» **Data excerpts**:
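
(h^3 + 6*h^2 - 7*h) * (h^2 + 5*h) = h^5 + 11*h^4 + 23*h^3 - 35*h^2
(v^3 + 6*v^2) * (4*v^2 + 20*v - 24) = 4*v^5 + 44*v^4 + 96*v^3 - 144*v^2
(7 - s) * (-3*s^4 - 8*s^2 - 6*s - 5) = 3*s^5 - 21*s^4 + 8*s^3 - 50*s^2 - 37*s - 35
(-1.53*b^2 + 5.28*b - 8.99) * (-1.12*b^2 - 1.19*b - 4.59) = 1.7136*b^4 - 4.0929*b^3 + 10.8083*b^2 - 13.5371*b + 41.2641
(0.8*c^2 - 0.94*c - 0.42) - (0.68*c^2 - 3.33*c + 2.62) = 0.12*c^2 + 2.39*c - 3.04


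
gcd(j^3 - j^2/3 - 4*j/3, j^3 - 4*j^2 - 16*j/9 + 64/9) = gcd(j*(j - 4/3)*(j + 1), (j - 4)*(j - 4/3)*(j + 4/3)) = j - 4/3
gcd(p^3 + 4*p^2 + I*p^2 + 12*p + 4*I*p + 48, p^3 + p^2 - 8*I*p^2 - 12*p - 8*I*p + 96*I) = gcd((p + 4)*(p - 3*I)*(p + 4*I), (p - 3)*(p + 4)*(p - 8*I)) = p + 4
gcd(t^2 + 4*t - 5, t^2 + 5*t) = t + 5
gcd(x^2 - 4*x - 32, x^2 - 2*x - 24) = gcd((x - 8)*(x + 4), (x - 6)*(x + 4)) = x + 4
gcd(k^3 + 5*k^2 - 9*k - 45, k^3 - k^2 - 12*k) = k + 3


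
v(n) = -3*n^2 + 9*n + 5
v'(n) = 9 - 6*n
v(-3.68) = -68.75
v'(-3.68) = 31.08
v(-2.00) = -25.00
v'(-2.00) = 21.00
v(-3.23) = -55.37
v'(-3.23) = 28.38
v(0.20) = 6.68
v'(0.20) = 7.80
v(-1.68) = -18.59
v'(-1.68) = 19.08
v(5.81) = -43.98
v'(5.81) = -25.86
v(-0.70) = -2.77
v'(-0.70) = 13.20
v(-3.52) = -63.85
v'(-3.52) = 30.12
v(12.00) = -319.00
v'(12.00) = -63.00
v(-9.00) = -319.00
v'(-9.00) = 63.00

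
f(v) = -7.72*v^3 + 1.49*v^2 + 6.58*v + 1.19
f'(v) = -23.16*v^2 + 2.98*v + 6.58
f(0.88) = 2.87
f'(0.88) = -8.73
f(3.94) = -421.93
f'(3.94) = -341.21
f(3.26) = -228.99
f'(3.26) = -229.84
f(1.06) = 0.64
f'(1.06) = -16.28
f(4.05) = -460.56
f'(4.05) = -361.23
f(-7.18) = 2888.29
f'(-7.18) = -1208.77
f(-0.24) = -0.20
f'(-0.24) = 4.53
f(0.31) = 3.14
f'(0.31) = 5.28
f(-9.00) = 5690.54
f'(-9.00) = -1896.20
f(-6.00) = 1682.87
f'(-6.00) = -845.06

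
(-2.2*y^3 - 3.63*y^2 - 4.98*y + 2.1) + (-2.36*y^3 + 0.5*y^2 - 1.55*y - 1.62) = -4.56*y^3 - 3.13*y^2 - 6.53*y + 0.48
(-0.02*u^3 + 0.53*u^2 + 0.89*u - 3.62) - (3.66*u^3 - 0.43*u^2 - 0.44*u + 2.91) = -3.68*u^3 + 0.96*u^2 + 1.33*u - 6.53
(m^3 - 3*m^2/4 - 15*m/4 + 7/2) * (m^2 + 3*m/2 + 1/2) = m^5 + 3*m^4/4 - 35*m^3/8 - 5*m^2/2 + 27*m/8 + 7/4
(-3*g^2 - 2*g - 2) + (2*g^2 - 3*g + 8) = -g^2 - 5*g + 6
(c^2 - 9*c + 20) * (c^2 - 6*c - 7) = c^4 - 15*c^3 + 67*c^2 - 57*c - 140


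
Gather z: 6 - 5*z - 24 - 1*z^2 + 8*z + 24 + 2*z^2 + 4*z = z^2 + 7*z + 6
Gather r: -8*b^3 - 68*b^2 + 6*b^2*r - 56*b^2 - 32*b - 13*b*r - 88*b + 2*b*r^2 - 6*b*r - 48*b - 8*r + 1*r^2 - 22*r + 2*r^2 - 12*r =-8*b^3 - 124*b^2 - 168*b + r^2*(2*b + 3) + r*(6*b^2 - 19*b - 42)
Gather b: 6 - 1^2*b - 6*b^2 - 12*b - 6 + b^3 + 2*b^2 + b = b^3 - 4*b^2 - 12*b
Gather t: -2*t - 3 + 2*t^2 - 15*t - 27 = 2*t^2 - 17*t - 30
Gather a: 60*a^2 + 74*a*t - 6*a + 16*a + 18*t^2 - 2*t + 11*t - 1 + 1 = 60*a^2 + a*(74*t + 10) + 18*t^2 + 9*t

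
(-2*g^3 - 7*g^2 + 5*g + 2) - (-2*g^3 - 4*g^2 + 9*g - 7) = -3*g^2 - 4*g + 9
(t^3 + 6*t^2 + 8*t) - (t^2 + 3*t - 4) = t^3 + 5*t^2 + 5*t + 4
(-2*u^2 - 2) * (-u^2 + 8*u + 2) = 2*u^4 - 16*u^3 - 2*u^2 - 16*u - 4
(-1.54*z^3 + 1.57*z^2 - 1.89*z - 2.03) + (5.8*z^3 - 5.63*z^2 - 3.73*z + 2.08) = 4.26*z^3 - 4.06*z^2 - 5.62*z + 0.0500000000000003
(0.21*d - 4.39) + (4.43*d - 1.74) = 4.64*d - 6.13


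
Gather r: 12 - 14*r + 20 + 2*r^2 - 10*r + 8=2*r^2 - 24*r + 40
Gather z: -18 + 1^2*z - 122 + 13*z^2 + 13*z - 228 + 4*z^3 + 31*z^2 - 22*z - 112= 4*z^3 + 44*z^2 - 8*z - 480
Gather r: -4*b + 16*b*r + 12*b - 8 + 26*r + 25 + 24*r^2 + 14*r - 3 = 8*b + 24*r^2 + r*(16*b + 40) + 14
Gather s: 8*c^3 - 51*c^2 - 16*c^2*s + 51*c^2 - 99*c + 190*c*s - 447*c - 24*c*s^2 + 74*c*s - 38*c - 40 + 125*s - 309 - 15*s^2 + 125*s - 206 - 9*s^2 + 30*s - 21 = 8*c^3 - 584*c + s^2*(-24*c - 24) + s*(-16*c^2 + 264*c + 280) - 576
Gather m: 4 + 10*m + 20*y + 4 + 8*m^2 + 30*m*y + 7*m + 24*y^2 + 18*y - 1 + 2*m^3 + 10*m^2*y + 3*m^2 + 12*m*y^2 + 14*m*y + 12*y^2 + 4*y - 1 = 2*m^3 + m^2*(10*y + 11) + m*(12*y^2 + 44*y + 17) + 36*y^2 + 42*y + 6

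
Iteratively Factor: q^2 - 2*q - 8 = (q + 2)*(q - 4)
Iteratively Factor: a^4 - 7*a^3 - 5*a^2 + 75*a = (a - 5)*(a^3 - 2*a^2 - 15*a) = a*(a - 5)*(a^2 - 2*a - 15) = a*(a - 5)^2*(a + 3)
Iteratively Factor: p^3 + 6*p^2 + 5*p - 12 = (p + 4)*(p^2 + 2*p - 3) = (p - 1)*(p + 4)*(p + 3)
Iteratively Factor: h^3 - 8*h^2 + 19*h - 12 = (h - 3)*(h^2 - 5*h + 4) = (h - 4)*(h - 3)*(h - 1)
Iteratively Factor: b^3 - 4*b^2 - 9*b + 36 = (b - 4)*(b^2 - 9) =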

» **How to complete this task**:
Please write out, exactly as they appear above, only the lines in the stretch from the line with "v'(-0.70) = 13.20" through the line with "f(-7.18) = 2888.29".

» **Finished exercise**:
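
v'(-0.70) = 13.20
v(-3.52) = -63.85
v'(-3.52) = 30.12
v(12.00) = -319.00
v'(12.00) = -63.00
v(-9.00) = -319.00
v'(-9.00) = 63.00

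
f(v) = -7.72*v^3 + 1.49*v^2 + 6.58*v + 1.19
f'(v) = -23.16*v^2 + 2.98*v + 6.58
f(0.88) = 2.87
f'(0.88) = -8.73
f(3.94) = -421.93
f'(3.94) = -341.21
f(3.26) = -228.99
f'(3.26) = -229.84
f(1.06) = 0.64
f'(1.06) = -16.28
f(4.05) = -460.56
f'(4.05) = -361.23
f(-7.18) = 2888.29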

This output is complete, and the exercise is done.